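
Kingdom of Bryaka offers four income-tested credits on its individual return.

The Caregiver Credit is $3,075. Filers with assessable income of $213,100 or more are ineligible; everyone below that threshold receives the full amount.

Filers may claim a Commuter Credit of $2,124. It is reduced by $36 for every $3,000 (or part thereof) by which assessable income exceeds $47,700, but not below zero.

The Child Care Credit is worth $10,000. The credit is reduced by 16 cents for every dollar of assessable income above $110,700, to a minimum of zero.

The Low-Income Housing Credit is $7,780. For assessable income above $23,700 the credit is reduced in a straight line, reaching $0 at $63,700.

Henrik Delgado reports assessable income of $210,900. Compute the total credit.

Caregiver Credit: $210,900 is below the $213,100 cutoff, so the full $3,075 applies.
Commuter Credit: income exceeds $47,700 by $163,200, which is 55 full-or-partial $3,000 increments; reduction = 55 × $36 = $1,980, leaving $144.
Child Care Credit: 16% of the $100,200 excess over $110,700 is $16,032 ≥ base, so the credit is $0.
Low-Income Housing Credit: $210,900 is at or above $63,700, so the credit is $0.
Total: $3,075 + $144 + $0 + $0 = $3,219.

$3,219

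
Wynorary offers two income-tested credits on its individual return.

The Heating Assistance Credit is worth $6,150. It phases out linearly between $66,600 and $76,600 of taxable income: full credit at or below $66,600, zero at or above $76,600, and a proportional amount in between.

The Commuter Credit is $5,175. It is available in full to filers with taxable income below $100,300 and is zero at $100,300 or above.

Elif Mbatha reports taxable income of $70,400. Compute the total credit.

$8,988

Heating Assistance Credit: $70,400 is $3,800 into a $10,000 phase-out range, leaving 6,200/10,000 of the credit: $6,150 × 6,200/10,000 = $3,813.
Commuter Credit: $70,400 is below the $100,300 cutoff, so the full $5,175 applies.
Total: $3,813 + $5,175 = $8,988.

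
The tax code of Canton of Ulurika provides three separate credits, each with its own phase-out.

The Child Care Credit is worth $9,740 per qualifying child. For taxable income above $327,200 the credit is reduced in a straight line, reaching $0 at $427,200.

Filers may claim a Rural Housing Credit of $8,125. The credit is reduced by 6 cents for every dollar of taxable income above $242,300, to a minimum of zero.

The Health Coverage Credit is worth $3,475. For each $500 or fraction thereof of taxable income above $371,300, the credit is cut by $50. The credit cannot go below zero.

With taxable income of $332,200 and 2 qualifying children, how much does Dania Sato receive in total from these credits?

Child Care Credit: base = 2 × $9,740 = $19,480. $332,200 is $5,000 into a $100,000 phase-out range, leaving 95,000/100,000 of the credit: $19,480 × 95,000/100,000 = $18,506.
Rural Housing Credit: 6% of the $89,900 excess over $242,300 is $5,394; credit = $8,125 − $5,394 = $2,731.
Health Coverage Credit: $332,200 is at or below the $371,300 threshold, so the full $3,475 applies.
Total: $18,506 + $2,731 + $3,475 = $24,712.

$24,712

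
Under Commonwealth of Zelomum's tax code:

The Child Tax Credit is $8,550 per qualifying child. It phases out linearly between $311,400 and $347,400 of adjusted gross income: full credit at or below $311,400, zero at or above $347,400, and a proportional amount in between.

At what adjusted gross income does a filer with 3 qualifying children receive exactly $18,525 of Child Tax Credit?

Full credit = 3 × $8,550 = $25,650.
$18,525 is 18,525/25,650 of the full $25,650, so 7,125/25,650 of the $36,000 range has been used: income = $311,400 + $36,000 × 7,125/25,650 = $321,400.

$321,400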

· · · ·

Activity
The records above are to be printed out again exactly, without omission.

Solution to this problem
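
Kingdom of Bryaka offers four income-tested credits on its individual return.

The Caregiver Credit is $3,075. Filers with assessable income of $213,100 or more are ineligible; everyone below that threshold receives the full amount.

Filers may claim a Commuter Credit of $2,124. It is reduced by $36 for every $3,000 (or part thereof) by which assessable income exceeds $47,700, but not below zero.

The Child Care Credit is worth $10,000. The credit is reduced by 16 cents for every dollar of assessable income above $110,700, to a minimum of zero.

The Low-Income Housing Credit is $7,780. For assessable income above $23,700 the credit is reduced in a straight line, reaching $0 at $63,700.

Henrik Delgado reports assessable income of $210,900. Compute the total credit.

Caregiver Credit: $210,900 is below the $213,100 cutoff, so the full $3,075 applies.
Commuter Credit: income exceeds $47,700 by $163,200, which is 55 full-or-partial $3,000 increments; reduction = 55 × $36 = $1,980, leaving $144.
Child Care Credit: 16% of the $100,200 excess over $110,700 is $16,032 ≥ base, so the credit is $0.
Low-Income Housing Credit: $210,900 is at or above $63,700, so the credit is $0.
Total: $3,075 + $144 + $0 + $0 = $3,219.

$3,219

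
Wynorary offers two income-tested credits on its individual return.

The Heating Assistance Credit is worth $6,150. It phases out linearly between $66,600 and $76,600 of taxable income: full credit at or below $66,600, zero at or above $76,600, and a proportional amount in between.

The Commuter Credit is $5,175. It is available in full to filers with taxable income below $100,300 and is zero at $100,300 or above.

Elif Mbatha reports taxable income of $70,400. Compute the total credit.

$8,988

Heating Assistance Credit: $70,400 is $3,800 into a $10,000 phase-out range, leaving 6,200/10,000 of the credit: $6,150 × 6,200/10,000 = $3,813.
Commuter Credit: $70,400 is below the $100,300 cutoff, so the full $5,175 applies.
Total: $3,813 + $5,175 = $8,988.

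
The tax code of Canton of Ulurika provides three separate credits, each with its own phase-out.

The Child Care Credit is worth $9,740 per qualifying child. For taxable income above $327,200 the credit is reduced in a straight line, reaching $0 at $427,200.

Filers may claim a Rural Housing Credit of $8,125. The credit is reduced by 6 cents for every dollar of taxable income above $242,300, to a minimum of zero.

The Health Coverage Credit is worth $3,475. For each $500 or fraction thereof of taxable income above $371,300, the credit is cut by $50. The credit cannot go below zero.

With taxable income of $332,200 and 2 qualifying children, how much does Dania Sato receive in total from these credits?

Child Care Credit: base = 2 × $9,740 = $19,480. $332,200 is $5,000 into a $100,000 phase-out range, leaving 95,000/100,000 of the credit: $19,480 × 95,000/100,000 = $18,506.
Rural Housing Credit: 6% of the $89,900 excess over $242,300 is $5,394; credit = $8,125 − $5,394 = $2,731.
Health Coverage Credit: $332,200 is at or below the $371,300 threshold, so the full $3,475 applies.
Total: $18,506 + $2,731 + $3,475 = $24,712.

$24,712

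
Under Commonwealth of Zelomum's tax code:

The Child Tax Credit is $8,550 per qualifying child. It phases out linearly between $311,400 and $347,400 of adjusted gross income: full credit at or below $311,400, zero at or above $347,400, and a proportional amount in between.

At what adjusted gross income does a filer with 3 qualifying children receive exactly $18,525 of Child Tax Credit?

Full credit = 3 × $8,550 = $25,650.
$18,525 is 18,525/25,650 of the full $25,650, so 7,125/25,650 of the $36,000 range has been used: income = $311,400 + $36,000 × 7,125/25,650 = $321,400.

$321,400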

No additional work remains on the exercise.